* TASK REQUIREMENTS:
What you return must be exactly the lines from the one containing "INSERT INTO employees VALUES (7, 'Ravi', 1, 118, 2022);" through the close of the listing, both included.

========

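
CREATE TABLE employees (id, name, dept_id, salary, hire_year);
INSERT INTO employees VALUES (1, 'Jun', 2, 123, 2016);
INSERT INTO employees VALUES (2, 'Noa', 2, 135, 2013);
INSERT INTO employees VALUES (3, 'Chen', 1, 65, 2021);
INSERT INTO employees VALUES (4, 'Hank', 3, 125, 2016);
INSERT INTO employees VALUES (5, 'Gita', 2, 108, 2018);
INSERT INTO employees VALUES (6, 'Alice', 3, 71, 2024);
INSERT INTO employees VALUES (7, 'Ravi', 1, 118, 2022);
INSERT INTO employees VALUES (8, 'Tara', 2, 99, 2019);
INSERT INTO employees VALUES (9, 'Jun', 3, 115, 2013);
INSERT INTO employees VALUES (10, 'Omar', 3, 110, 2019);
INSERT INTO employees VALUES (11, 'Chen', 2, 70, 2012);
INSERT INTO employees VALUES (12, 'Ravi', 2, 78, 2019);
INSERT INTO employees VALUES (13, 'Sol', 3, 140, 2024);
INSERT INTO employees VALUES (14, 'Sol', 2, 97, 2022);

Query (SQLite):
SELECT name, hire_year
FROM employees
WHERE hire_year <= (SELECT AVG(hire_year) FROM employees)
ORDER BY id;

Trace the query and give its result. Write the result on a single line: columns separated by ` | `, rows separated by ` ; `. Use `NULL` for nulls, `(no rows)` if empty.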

========

* OUTPUT OF THE TASK:
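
INSERT INTO employees VALUES (7, 'Ravi', 1, 118, 2022);
INSERT INTO employees VALUES (8, 'Tara', 2, 99, 2019);
INSERT INTO employees VALUES (9, 'Jun', 3, 115, 2013);
INSERT INTO employees VALUES (10, 'Omar', 3, 110, 2019);
INSERT INTO employees VALUES (11, 'Chen', 2, 70, 2012);
INSERT INTO employees VALUES (12, 'Ravi', 2, 78, 2019);
INSERT INTO employees VALUES (13, 'Sol', 3, 140, 2024);
INSERT INTO employees VALUES (14, 'Sol', 2, 97, 2022);

Query (SQLite):
SELECT name, hire_year
FROM employees
WHERE hire_year <= (SELECT AVG(hire_year) FROM employees)
ORDER BY id;

Trace the query and give its result. Write the result on a single line: columns separated by ` | `, rows separated by ` ; `. Use `NULL` for nulls, `(no rows)` if empty.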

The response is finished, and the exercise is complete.